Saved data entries

##############################

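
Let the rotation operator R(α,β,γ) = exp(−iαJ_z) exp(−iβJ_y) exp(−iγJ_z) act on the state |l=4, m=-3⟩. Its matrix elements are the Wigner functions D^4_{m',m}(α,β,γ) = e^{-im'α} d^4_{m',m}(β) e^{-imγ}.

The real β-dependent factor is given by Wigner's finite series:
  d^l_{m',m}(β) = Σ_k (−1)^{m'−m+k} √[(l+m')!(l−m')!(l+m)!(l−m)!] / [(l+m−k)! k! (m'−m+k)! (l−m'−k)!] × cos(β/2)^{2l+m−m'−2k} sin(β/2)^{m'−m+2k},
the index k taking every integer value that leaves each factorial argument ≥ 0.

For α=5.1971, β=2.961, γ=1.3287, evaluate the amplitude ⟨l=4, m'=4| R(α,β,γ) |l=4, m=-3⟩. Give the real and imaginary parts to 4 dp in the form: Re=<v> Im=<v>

Split into d^4_{4,-3}(β=2.961) × two z-phases.
Half-angle: c=0.090174, s=0.995926. N=√(40320·1·1·5040)=14255.272709
k: max(0,(-3)−(4))=0 … min(4+(-3),4−(4))=0
  k=0: (−1)^7·14255.2727/(5040)·0.0902^1·0.9959^7 = -0.247865
d^4_{4,-3}(2.961) = -0.247865
Phases: e^{-i·(4)·5.1971}=-0.359795-0.933032i, e^{-i·(-3)·1.3287}=-0.664100-0.747644i ⇒ D=+0.113680-0.220258i

Re=0.1137 Im=-0.2203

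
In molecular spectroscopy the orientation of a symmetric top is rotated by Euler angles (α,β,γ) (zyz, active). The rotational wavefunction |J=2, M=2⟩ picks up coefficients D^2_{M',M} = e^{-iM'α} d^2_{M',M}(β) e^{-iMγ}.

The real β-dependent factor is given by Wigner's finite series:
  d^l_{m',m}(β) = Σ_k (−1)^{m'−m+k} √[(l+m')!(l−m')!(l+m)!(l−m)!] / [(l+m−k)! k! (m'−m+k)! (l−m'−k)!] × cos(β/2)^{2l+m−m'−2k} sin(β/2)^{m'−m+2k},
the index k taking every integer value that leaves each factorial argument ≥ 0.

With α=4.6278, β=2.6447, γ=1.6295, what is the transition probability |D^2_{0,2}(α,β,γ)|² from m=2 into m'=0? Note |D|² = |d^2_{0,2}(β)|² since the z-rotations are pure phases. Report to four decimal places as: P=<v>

First d^2_{0,2}(β=2.6447), then the phase factors e^{-i(0)α} and e^{-i(2)γ}:
Half-angle: c=0.245898, s=0.969296. N=√(2·2·24·1)=9.797959
The bounds max(0,m−m')=2 and min(l+m,l−m')=2 give 1 term
  k=2: (−1)^0·9.7980/(4)·0.2459^2·0.9693^2 = +0.139155
d^2_{0,2}(2.6447) = +0.139155
|D^2_{0,2}|² = |d^2_{0,2}(β)|² = (+0.139155)² = 0.019364 (the z-rotation phases have unit modulus)

P=0.0194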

##############################

Output an exact copy of the lines from the one holding "With α=4.6278, β=2.6447, γ=1.6295, what" to the last line of the data, inclusive, and nothing beyond that range.

Exercise solution
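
With α=4.6278, β=2.6447, γ=1.6295, what is the transition probability |D^2_{0,2}(α,β,γ)|² from m=2 into m'=0? Note |D|² = |d^2_{0,2}(β)|² since the z-rotations are pure phases. Report to four decimal places as: P=<v>

First d^2_{0,2}(β=2.6447), then the phase factors e^{-i(0)α} and e^{-i(2)γ}:
Half-angle: c=0.245898, s=0.969296. N=√(2·2·24·1)=9.797959
The bounds max(0,m−m')=2 and min(l+m,l−m')=2 give 1 term
  k=2: (−1)^0·9.7980/(4)·0.2459^2·0.9693^2 = +0.139155
d^2_{0,2}(2.6447) = +0.139155
|D^2_{0,2}|² = |d^2_{0,2}(β)|² = (+0.139155)² = 0.019364 (the z-rotation phases have unit modulus)

P=0.0194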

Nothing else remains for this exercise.